**Task to carry out:** For the entries below, count the lines containing "cells" and give only that number.

- - - - -

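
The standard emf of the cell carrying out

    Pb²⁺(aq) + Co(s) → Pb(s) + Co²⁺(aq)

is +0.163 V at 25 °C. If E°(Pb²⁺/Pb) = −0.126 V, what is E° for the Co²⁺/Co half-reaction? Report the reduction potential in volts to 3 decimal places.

−0.289 V

In the reaction as written the Pb²⁺/Pb couple is reduced (cathode) and Co²⁺/Co is oxidized (anode), so E°cell = E°(Pb²⁺/Pb) − E°(Co²⁺/Co).
E°(Co²⁺/Co) = E°(cathode) − E°cell = −0.126 − (+0.163) = −0.289 V.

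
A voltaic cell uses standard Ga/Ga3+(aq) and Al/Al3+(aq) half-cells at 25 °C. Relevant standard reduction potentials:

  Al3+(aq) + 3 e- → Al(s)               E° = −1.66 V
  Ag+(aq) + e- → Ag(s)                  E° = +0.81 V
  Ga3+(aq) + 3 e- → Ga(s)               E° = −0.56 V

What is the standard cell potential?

The Ga³⁺/Ga couple has the higher E°, so Ga ion is reduced (cathode) and Al is oxidized (anode).
E°cell = E°(cathode) − E°(anode) = −0.56 − (−1.66) = +1.10 V.

+1.10 V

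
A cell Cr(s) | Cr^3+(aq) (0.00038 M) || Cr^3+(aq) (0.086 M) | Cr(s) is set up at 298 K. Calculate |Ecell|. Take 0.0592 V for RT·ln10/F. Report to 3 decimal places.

For a concentration cell E°cell = 0, since both electrodes use the same couple.
The compartment with the higher Cr^3+(aq) concentration (0.086 M) acts as the cathode; ions are reduced there and produced at the dilute (0.00038 M) anode.
With n = 3, Ecell = −(0.0592/3)·log([dilute]/[conc]) = −(0.0592/3)·log(0.00038/0.086) = +0.046 V.

0.046 V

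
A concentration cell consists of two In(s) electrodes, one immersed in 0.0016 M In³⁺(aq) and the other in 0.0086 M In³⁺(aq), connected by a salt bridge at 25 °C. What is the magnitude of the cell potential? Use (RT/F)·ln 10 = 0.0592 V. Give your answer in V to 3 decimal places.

0.014 V

For a concentration cell E°cell = 0, since both electrodes use the same couple.
The compartment with the higher In³⁺(aq) concentration (0.0086 M) acts as the cathode; ions are reduced there and produced at the dilute (0.0016 M) anode.
With n = 3, Ecell = −(0.0592/3)·log([dilute]/[conc]) = −(0.0592/3)·log(0.0016/0.0086) = +0.014 V.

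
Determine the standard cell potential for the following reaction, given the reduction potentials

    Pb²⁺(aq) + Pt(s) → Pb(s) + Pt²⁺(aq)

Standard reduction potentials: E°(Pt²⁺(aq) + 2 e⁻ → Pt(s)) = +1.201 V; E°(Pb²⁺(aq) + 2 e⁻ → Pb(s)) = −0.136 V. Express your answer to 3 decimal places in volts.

In the reaction as written, Pb²⁺(aq) is reduced (cathode) and Pt²⁺(aq) is produced by oxidation at the anode.
E°cell = E°(cathode) − E°(anode) = −0.136 − (+1.201) = −1.337 V.
The negative E°cell means the reaction is non-spontaneous in the direction written.

−1.337 V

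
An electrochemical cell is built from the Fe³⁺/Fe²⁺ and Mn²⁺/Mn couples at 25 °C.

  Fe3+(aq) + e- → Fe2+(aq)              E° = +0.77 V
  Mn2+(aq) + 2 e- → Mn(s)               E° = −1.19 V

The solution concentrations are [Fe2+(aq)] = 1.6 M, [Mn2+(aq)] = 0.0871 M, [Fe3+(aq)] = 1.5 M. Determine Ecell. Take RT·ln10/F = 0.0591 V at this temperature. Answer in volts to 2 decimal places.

The Fe³⁺/Fe²⁺ couple has the more positive E°, so it is the cathode; Mn²⁺/Mn is the anode.
The standard potential is +0.77 − (−1.19) = +1.96 V and the balanced reaction transfers n = 2 electrons.
Balancing gives 2 Fe3+(aq) + Mn(s) → 2 Fe2+(aq) + Mn2+(aq); hence Q = ([Fe2+(aq)]^2·[Mn2+(aq)]) / [Fe3+(aq)]^2 = 0.0991 (log Q = −1.004).
E = E° − (0.0591/n)·log Q = +1.96 − (0.0591/2)(−1.004) = +1.99 V.

+1.99 V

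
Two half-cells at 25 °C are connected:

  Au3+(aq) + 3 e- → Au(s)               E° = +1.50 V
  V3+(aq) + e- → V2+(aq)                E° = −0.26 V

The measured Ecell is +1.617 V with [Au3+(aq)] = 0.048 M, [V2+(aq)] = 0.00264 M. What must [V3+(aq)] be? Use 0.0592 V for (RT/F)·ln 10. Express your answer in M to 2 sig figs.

Au³⁺/Au is the cathode (higher E°); E°cell = +1.50 − (−0.26) = +1.76 V with n = 3.
Since E = E° − (0.0592/n)·log Q, log Q = n(E° − E)/0.0592 = 7.247.
The balanced reaction is Au3+(aq) + 3 V2+(aq) → Au(s) + 3 V3+(aq), so Q = [V3+(aq)]^3 / ([Au3+(aq)]·[V2+(aq)]^3).
Solving for the unknown gives log [V3+(aq)] = −0.602, so [V3+(aq)] ≈ 0.25 M.

0.25 M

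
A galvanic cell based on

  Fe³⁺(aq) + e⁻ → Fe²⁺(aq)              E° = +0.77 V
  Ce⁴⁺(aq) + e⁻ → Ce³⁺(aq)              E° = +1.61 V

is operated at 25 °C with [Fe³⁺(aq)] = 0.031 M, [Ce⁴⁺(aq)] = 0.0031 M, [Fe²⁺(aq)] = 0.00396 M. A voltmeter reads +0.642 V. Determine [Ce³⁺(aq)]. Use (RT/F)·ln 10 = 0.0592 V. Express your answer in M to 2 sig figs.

0.88 M

The Ce⁴⁺/Ce³⁺ couple has the larger reduction potential, so it is the cathode: E°cell = +1.61 − (+0.77) = +0.84 V and n = 1.
From the Nernst equation, log Q = n(E° − E)/0.0592 = 1·(+0.84 − (+0.642))/0.0592 = 3.345.
The balanced reaction is Ce⁴⁺(aq) + Fe²⁺(aq) → Ce³⁺(aq) + Fe³⁺(aq), so Q = ([Ce³⁺(aq)]·[Fe³⁺(aq)]) / ([Ce⁴⁺(aq)]·[Fe²⁺(aq)]).
Isolating [Ce³⁺(aq)] in Q = 10^{3.345} yields log [Ce³⁺(aq)] = −0.057, i.e. 0.88 M.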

- - - - -

**Exercise response:** 2